Dataset entries
================
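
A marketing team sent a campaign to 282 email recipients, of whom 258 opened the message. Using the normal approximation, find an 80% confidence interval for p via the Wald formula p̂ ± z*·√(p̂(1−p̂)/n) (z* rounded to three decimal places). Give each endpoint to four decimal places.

(0.8936, 0.9362)

Sample proportion p̂ = 258/282 = 0.91489.
Standard error of p̂: √(0.077863/282) = √0.000276111 = 0.016617.
z* = 1.282 at the 80% level.
Margin = 1.282·0.016617 = 0.02130.
Interval: 0.91489 ± 0.02130 → (0.8936, 0.9362).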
================
Exercise requirements:
The answer must be all of the entries, restated exactly.

Expected answer:
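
A marketing team sent a campaign to 282 email recipients, of whom 258 opened the message. Using the normal approximation, find an 80% confidence interval for p via the Wald formula p̂ ± z*·√(p̂(1−p̂)/n) (z* rounded to three decimal places). Give each endpoint to four decimal places.

(0.8936, 0.9362)

Sample proportion p̂ = 258/282 = 0.91489.
Standard error of p̂: √(0.077863/282) = √0.000276111 = 0.016617.
z* = 1.282 at the 80% level.
Margin = 1.282·0.016617 = 0.02130.
Interval: 0.91489 ± 0.02130 → (0.8936, 0.9362).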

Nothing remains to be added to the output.